Work instructions ▸
Select the lines of the records containing the word "flat" and list them.

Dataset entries
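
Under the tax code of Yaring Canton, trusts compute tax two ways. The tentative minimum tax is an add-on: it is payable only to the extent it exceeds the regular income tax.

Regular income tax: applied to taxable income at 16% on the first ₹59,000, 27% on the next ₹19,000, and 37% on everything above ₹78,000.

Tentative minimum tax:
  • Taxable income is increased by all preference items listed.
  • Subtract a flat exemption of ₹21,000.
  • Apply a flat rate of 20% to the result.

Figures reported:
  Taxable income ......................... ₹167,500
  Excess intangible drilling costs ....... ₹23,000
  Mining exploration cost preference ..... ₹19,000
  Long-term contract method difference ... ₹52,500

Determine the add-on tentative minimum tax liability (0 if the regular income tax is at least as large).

₹515

Tentative minimum tax:
  Adjusted income: ₹167,500 + ₹23,000 + ₹19,000 + ₹52,500 = ₹262,000
  Less exemption ₹21,000 → base ₹241,000
  ₹241,000 × 20% = ₹48,200

Regular income tax:
  ₹59,000 × 16% = ₹9,440
  ₹19,000 × 27% = ₹5,130
  ₹89,500 × 37% = ₹33,115
  → ₹47,685

Excess of tentative minimum tax over regular income tax: ₹48,200 − ₹47,685 = ₹515.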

Solution for this task ▸
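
  • Subtract a flat exemption of ₹21,000.
  • Apply a flat rate of 20% to the result.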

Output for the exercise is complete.